## Input records
=-=-=
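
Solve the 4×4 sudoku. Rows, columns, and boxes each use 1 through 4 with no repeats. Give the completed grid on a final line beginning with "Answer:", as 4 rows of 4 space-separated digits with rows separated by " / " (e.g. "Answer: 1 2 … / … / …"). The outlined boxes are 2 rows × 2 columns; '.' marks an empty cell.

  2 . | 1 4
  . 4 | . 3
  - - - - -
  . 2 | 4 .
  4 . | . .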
=-=-=
## Exercise requirements
A verbatim transcription of all the entries above is required.

## Solved exercise
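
Solve the 4×4 sudoku. Rows, columns, and boxes each use 1 through 4 with no repeats. Give the completed grid on a final line beginning with "Answer:", as 4 rows of 4 space-separated digits with rows separated by " / " (e.g. "Answer: 1 2 … / … / …"). The outlined boxes are 2 rows × 2 columns; '.' marks an empty cell.

  2 . | 1 4
  . 4 | . 3
  - - - - -
  . 2 | 4 .
  4 . | . .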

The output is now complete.